* _Exercise aim_: For each entry that follows, write out an identical copy.

(Available data Opens)

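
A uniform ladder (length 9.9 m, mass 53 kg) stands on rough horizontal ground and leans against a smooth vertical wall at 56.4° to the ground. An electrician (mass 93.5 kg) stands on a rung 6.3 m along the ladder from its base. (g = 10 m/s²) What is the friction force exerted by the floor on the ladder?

f ≈ 571 N

Torques about the foot: N_wall · 9.9 sin 56.4° = 53×10×4.95 cos 56.4° + 93.5×10×6.3 cos 56.4° → N_wall = 571.38 N.
ΣF_x = 0: f_floor = N_wall = 571.38 N.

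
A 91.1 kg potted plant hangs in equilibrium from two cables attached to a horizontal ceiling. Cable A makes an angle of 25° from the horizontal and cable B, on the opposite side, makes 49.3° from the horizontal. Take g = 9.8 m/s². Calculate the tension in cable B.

T_B ≈ 840 N

Weight W = 91.1 × 9.8 = 892.8 N acts straight down.
Horizontal: T_A cos 25° = T_B cos 49.3°  →  T_A = 0.7195 T_B.
Vertical: T_A sin 25° + T_B sin 49.3° = 892.8.
Substituting the horizontal relation into the vertical equation gives 1.062 T_B = 892.8, so T_B = 840.5 N.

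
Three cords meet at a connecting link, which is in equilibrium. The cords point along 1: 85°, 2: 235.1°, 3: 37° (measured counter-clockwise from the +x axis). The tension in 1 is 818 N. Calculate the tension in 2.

T_2 ≈ 1960 N

Resolve: ΣF_x = 818 cos 85° + T_2 cos 235.1° + T_3 cos 37° = 0.
        ΣF_y = 818 sin 85° + T_2 sin 235.1° + T_3 sin 37° = 0.
The known terms sum to (71.29, 814.9) N, so -0.5721 T_2 + 0.7986 T_3 = -71.29 and -0.8202 T_2 + 0.6018 T_3 = -814.9.
Solving simultaneously: T_2 = 1957 N, T_3 = 1313 N.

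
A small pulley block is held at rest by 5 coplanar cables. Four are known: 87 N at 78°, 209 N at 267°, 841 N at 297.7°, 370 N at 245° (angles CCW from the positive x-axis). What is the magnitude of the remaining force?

F ≈ 1230 N

Sum the known components: ΣF_x = 241.7 N, ΣF_y = -1204 N.
For equilibrium the remaining force must supply (−ΣF_x, −ΣF_y) = (-241.7, 1204) N.
Magnitude = √((-241.7)² + (1204)²) = 1228 N; direction = atan2(1204, -241.7) = 101.4°.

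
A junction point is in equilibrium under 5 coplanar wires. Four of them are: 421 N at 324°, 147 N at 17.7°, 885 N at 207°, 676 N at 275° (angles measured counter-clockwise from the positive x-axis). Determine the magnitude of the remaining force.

Sum the known components: ΣF_x = -249 N, ΣF_y = -1278 N.
For equilibrium the remaining force must supply (−ΣF_x, −ΣF_y) = (249, 1278) N.
Magnitude = √((249)² + (1278)²) = 1302 N; direction = atan2(1278, 249) = 79.0°.

F ≈ 1300 N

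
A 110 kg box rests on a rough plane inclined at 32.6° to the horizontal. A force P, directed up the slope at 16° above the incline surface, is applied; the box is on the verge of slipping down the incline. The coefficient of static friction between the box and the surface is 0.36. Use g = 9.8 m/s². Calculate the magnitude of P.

P ≈ 294 N

On the verge of sliding down the incline, friction equals μN and acts up the slope.
Perpendicular: N + P sin 16° = W cos 32.6° = 908.2 N.
Along incline: P cos 16° + μN = W sin 32.6° with W sin 32.6° = 580.8 N.
Solving the pair for P and N: P = 294.5 N, N = 827 N (and f = μN = 297.7 N).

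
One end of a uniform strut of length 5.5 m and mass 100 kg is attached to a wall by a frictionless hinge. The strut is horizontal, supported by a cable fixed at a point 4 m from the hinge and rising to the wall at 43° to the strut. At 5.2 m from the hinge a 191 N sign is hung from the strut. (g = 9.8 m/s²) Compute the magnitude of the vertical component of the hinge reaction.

|H_y| ≈ 249 N

Take torques about the hinge: T sin 43° · 4 = 100×9.8×2.75 + 191×5.2 = 3688.2 N·m.
So T = 3688.2 / (0.6820 × 4) = 1352 N.
ΣF_y = 0: H_y = (100×9.8 + 191) − T sin 43° = 1171 − 922.05 = 248.95 N.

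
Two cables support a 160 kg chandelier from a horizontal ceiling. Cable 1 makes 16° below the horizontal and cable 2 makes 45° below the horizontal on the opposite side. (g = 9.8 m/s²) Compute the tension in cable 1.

T_1 ≈ 1270 N

Weight W = 160 × 9.8 = 1568 N acts straight down.
Horizontal: T_1 cos 16° = T_2 cos 45°  →  T_2 = 1.359 T_1.
Vertical: T_1 sin 16° + T_2 sin 45° = 1568.
Substituting the horizontal relation into the vertical equation gives 1.237 T_1 = 1568, so T_1 = 1268 N.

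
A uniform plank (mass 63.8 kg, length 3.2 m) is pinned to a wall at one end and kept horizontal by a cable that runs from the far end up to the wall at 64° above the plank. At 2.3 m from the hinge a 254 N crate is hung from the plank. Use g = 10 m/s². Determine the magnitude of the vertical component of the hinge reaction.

|H_y| ≈ 390 N

Take torques about the hinge: T sin 64° · 3.2 = 63.8×10×1.6 + 254×2.3 = 1605 N·m.
So T = 1605 / (0.8988 × 3.2) = 558.04 N.
ΣF_y = 0: H_y = (63.8×10 + 254) − T sin 64° = 892 − 501.56 = 390.44 N.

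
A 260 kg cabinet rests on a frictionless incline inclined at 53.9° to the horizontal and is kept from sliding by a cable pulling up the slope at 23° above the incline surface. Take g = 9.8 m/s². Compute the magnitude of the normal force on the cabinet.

N ≈ 627 N

Take axes along and perpendicular to the incline. Weight components: W sin 53.9° = 2059 N down-slope, W cos 53.9° = 1501 N into the surface.
Along incline: T cos 23° = W sin 53.9° → T = 2237 N.
Perpendicular: N = W cos 53.9° − T sin 23° = 627.4 N.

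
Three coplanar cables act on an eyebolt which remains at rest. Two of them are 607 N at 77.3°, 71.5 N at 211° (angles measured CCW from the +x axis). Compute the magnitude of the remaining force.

F ≈ 560 N

Sum the known components: ΣF_x = 72.16 N, ΣF_y = 555.3 N.
For equilibrium the remaining force must supply (−ΣF_x, −ΣF_y) = (-72.16, -555.3) N.
Magnitude = √((-72.16)² + (-555.3)²) = 560 N; direction = atan2(-555.3, -72.16) = 262.6°.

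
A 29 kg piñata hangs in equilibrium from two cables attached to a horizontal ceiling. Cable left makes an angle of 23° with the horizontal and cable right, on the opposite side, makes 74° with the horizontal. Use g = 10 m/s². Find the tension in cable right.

Weight W = 29 × 10 = 290 N acts straight down.
Horizontal: T_left cos 23° = T_right cos 74°  →  T_left = 0.2994 T_right.
Vertical: T_left sin 23° + T_right sin 74° = 290.
Substituting the horizontal relation into the vertical equation gives 1.078 T_right = 290, so T_right = 269 N.

T_right ≈ 269 N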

(Available data Closes)

* _Response to the exercise_:
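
A uniform ladder (length 9.9 m, mass 53 kg) stands on rough horizontal ground and leans against a smooth vertical wall at 56.4° to the ground. An electrician (mass 93.5 kg) stands on a rung 6.3 m along the ladder from its base. (g = 10 m/s²) What is the friction force exerted by the floor on the ladder?

f ≈ 571 N

Torques about the foot: N_wall · 9.9 sin 56.4° = 53×10×4.95 cos 56.4° + 93.5×10×6.3 cos 56.4° → N_wall = 571.38 N.
ΣF_x = 0: f_floor = N_wall = 571.38 N.

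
A 91.1 kg potted plant hangs in equilibrium from two cables attached to a horizontal ceiling. Cable A makes an angle of 25° from the horizontal and cable B, on the opposite side, makes 49.3° from the horizontal. Take g = 9.8 m/s². Calculate the tension in cable B.

T_B ≈ 840 N

Weight W = 91.1 × 9.8 = 892.8 N acts straight down.
Horizontal: T_A cos 25° = T_B cos 49.3°  →  T_A = 0.7195 T_B.
Vertical: T_A sin 25° + T_B sin 49.3° = 892.8.
Substituting the horizontal relation into the vertical equation gives 1.062 T_B = 892.8, so T_B = 840.5 N.

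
Three cords meet at a connecting link, which is in equilibrium. The cords point along 1: 85°, 2: 235.1°, 3: 37° (measured counter-clockwise from the +x axis). The tension in 1 is 818 N. Calculate the tension in 2.

T_2 ≈ 1960 N

Resolve: ΣF_x = 818 cos 85° + T_2 cos 235.1° + T_3 cos 37° = 0.
        ΣF_y = 818 sin 85° + T_2 sin 235.1° + T_3 sin 37° = 0.
The known terms sum to (71.29, 814.9) N, so -0.5721 T_2 + 0.7986 T_3 = -71.29 and -0.8202 T_2 + 0.6018 T_3 = -814.9.
Solving simultaneously: T_2 = 1957 N, T_3 = 1313 N.

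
A small pulley block is held at rest by 5 coplanar cables. Four are known: 87 N at 78°, 209 N at 267°, 841 N at 297.7°, 370 N at 245° (angles CCW from the positive x-axis). What is the magnitude of the remaining force?

F ≈ 1230 N

Sum the known components: ΣF_x = 241.7 N, ΣF_y = -1204 N.
For equilibrium the remaining force must supply (−ΣF_x, −ΣF_y) = (-241.7, 1204) N.
Magnitude = √((-241.7)² + (1204)²) = 1228 N; direction = atan2(1204, -241.7) = 101.4°.

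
A junction point is in equilibrium under 5 coplanar wires. Four of them are: 421 N at 324°, 147 N at 17.7°, 885 N at 207°, 676 N at 275° (angles measured counter-clockwise from the positive x-axis). Determine the magnitude of the remaining force.

Sum the known components: ΣF_x = -249 N, ΣF_y = -1278 N.
For equilibrium the remaining force must supply (−ΣF_x, −ΣF_y) = (249, 1278) N.
Magnitude = √((249)² + (1278)²) = 1302 N; direction = atan2(1278, 249) = 79.0°.

F ≈ 1300 N

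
A 110 kg box rests on a rough plane inclined at 32.6° to the horizontal. A force P, directed up the slope at 16° above the incline surface, is applied; the box is on the verge of slipping down the incline. The coefficient of static friction between the box and the surface is 0.36. Use g = 9.8 m/s². Calculate the magnitude of P.

P ≈ 294 N

On the verge of sliding down the incline, friction equals μN and acts up the slope.
Perpendicular: N + P sin 16° = W cos 32.6° = 908.2 N.
Along incline: P cos 16° + μN = W sin 32.6° with W sin 32.6° = 580.8 N.
Solving the pair for P and N: P = 294.5 N, N = 827 N (and f = μN = 297.7 N).

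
One end of a uniform strut of length 5.5 m and mass 100 kg is attached to a wall by a frictionless hinge. The strut is horizontal, supported by a cable fixed at a point 4 m from the hinge and rising to the wall at 43° to the strut. At 5.2 m from the hinge a 191 N sign is hung from the strut. (g = 9.8 m/s²) Compute the magnitude of the vertical component of the hinge reaction.

|H_y| ≈ 249 N

Take torques about the hinge: T sin 43° · 4 = 100×9.8×2.75 + 191×5.2 = 3688.2 N·m.
So T = 3688.2 / (0.6820 × 4) = 1352 N.
ΣF_y = 0: H_y = (100×9.8 + 191) − T sin 43° = 1171 − 922.05 = 248.95 N.

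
Two cables support a 160 kg chandelier from a horizontal ceiling. Cable 1 makes 16° below the horizontal and cable 2 makes 45° below the horizontal on the opposite side. (g = 9.8 m/s²) Compute the tension in cable 1.

T_1 ≈ 1270 N

Weight W = 160 × 9.8 = 1568 N acts straight down.
Horizontal: T_1 cos 16° = T_2 cos 45°  →  T_2 = 1.359 T_1.
Vertical: T_1 sin 16° + T_2 sin 45° = 1568.
Substituting the horizontal relation into the vertical equation gives 1.237 T_1 = 1568, so T_1 = 1268 N.

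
A uniform plank (mass 63.8 kg, length 3.2 m) is pinned to a wall at one end and kept horizontal by a cable that runs from the far end up to the wall at 64° above the plank. At 2.3 m from the hinge a 254 N crate is hung from the plank. Use g = 10 m/s². Determine the magnitude of the vertical component of the hinge reaction.

|H_y| ≈ 390 N

Take torques about the hinge: T sin 64° · 3.2 = 63.8×10×1.6 + 254×2.3 = 1605 N·m.
So T = 1605 / (0.8988 × 3.2) = 558.04 N.
ΣF_y = 0: H_y = (63.8×10 + 254) − T sin 64° = 892 − 501.56 = 390.44 N.

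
A 260 kg cabinet rests on a frictionless incline inclined at 53.9° to the horizontal and is kept from sliding by a cable pulling up the slope at 23° above the incline surface. Take g = 9.8 m/s². Compute the magnitude of the normal force on the cabinet.

N ≈ 627 N

Take axes along and perpendicular to the incline. Weight components: W sin 53.9° = 2059 N down-slope, W cos 53.9° = 1501 N into the surface.
Along incline: T cos 23° = W sin 53.9° → T = 2237 N.
Perpendicular: N = W cos 53.9° − T sin 23° = 627.4 N.

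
Three coplanar cables act on an eyebolt which remains at rest. Two of them are 607 N at 77.3°, 71.5 N at 211° (angles measured CCW from the +x axis). Compute the magnitude of the remaining force.

F ≈ 560 N

Sum the known components: ΣF_x = 72.16 N, ΣF_y = 555.3 N.
For equilibrium the remaining force must supply (−ΣF_x, −ΣF_y) = (-72.16, -555.3) N.
Magnitude = √((-72.16)² + (-555.3)²) = 560 N; direction = atan2(-555.3, -72.16) = 262.6°.

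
A 29 kg piñata hangs in equilibrium from two cables attached to a horizontal ceiling. Cable left makes an angle of 23° with the horizontal and cable right, on the opposite side, makes 74° with the horizontal. Use g = 10 m/s². Find the tension in cable right.

Weight W = 29 × 10 = 290 N acts straight down.
Horizontal: T_left cos 23° = T_right cos 74°  →  T_left = 0.2994 T_right.
Vertical: T_left sin 23° + T_right sin 74° = 290.
Substituting the horizontal relation into the vertical equation gives 1.078 T_right = 290, so T_right = 269 N.

T_right ≈ 269 N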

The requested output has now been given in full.